### WHAT THE EXERCISE ASKS
Give back the data below exactly as it was given.
[RECORDED DATA Boundary: Start]
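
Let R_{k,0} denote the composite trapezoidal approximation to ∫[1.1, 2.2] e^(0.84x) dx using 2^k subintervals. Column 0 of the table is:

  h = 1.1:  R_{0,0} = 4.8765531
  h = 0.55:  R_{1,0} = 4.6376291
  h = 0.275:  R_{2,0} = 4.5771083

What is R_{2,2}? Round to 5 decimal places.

4.55686

Richardson extrapolation on the trapezoidal column (denominator 4−1=3):
R_{1,1} = 4.6376291 + (4.6376291 − 4.8765531)/3 = 4.5579878
R_{2,1} = (4·4.5771083 − 4.6376291) / 3 = 4.5569347
R_{2,2} = 4.5569347 + (4.5569347 − 4.5579878)/15 = 4.5568645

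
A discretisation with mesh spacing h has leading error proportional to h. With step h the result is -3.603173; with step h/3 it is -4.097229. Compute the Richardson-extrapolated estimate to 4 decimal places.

Extrapolated value = (3·A(h/3) − A(h)) / (3 − 1)
= (3·(-4.097229) − (-3.603173)) / 2
= -8.688514 / 2 = -4.344257

-4.3443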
[RECORDED DATA Boundary: End]
### ANSWER TO THIS PROBLEM
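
Let R_{k,0} denote the composite trapezoidal approximation to ∫[1.1, 2.2] e^(0.84x) dx using 2^k subintervals. Column 0 of the table is:

  h = 1.1:  R_{0,0} = 4.8765531
  h = 0.55:  R_{1,0} = 4.6376291
  h = 0.275:  R_{2,0} = 4.5771083

What is R_{2,2}? Round to 5 decimal places.

4.55686

Richardson extrapolation on the trapezoidal column (denominator 4−1=3):
R_{1,1} = 4.6376291 + (4.6376291 − 4.8765531)/3 = 4.5579878
R_{2,1} = (4·4.5771083 − 4.6376291) / 3 = 4.5569347
R_{2,2} = 4.5569347 + (4.5569347 − 4.5579878)/15 = 4.5568645

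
A discretisation with mesh spacing h has leading error proportional to h. With step h the result is -3.603173; with step h/3 it is -4.097229. Compute the Richardson-extrapolated estimate to 4 decimal places.

Extrapolated value = (3·A(h/3) − A(h)) / (3 − 1)
= (3·(-4.097229) − (-3.603173)) / 2
= -8.688514 / 2 = -4.344257

-4.3443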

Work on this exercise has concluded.